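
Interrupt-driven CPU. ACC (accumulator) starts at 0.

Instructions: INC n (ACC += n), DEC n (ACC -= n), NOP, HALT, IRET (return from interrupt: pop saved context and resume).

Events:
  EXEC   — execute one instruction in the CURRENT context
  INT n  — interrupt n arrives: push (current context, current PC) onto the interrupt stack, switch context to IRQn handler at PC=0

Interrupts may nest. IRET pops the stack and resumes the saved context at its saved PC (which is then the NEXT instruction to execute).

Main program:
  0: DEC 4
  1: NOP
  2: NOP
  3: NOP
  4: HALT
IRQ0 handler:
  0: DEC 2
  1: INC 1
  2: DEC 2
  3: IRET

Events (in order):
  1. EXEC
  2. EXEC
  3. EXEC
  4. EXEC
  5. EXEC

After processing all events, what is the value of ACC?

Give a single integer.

Answer: -4

Derivation:
Event 1 (EXEC): [MAIN] PC=0: DEC 4 -> ACC=-4
Event 2 (EXEC): [MAIN] PC=1: NOP
Event 3 (EXEC): [MAIN] PC=2: NOP
Event 4 (EXEC): [MAIN] PC=3: NOP
Event 5 (EXEC): [MAIN] PC=4: HALT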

What to work on:
Reproduce the whole of the material exactly as shown.

Task answer:
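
Interrupt-driven CPU. ACC (accumulator) starts at 0.

Instructions: INC n (ACC += n), DEC n (ACC -= n), NOP, HALT, IRET (return from interrupt: pop saved context and resume).

Events:
  EXEC   — execute one instruction in the CURRENT context
  INT n  — interrupt n arrives: push (current context, current PC) onto the interrupt stack, switch context to IRQn handler at PC=0

Interrupts may nest. IRET pops the stack and resumes the saved context at its saved PC (which is then the NEXT instruction to execute).

Main program:
  0: DEC 4
  1: NOP
  2: NOP
  3: NOP
  4: HALT
IRQ0 handler:
  0: DEC 2
  1: INC 1
  2: DEC 2
  3: IRET

Events (in order):
  1. EXEC
  2. EXEC
  3. EXEC
  4. EXEC
  5. EXEC

After processing all events, what is the value of ACC?

Give a single integer.

Answer: -4

Derivation:
Event 1 (EXEC): [MAIN] PC=0: DEC 4 -> ACC=-4
Event 2 (EXEC): [MAIN] PC=1: NOP
Event 3 (EXEC): [MAIN] PC=2: NOP
Event 4 (EXEC): [MAIN] PC=3: NOP
Event 5 (EXEC): [MAIN] PC=4: HALT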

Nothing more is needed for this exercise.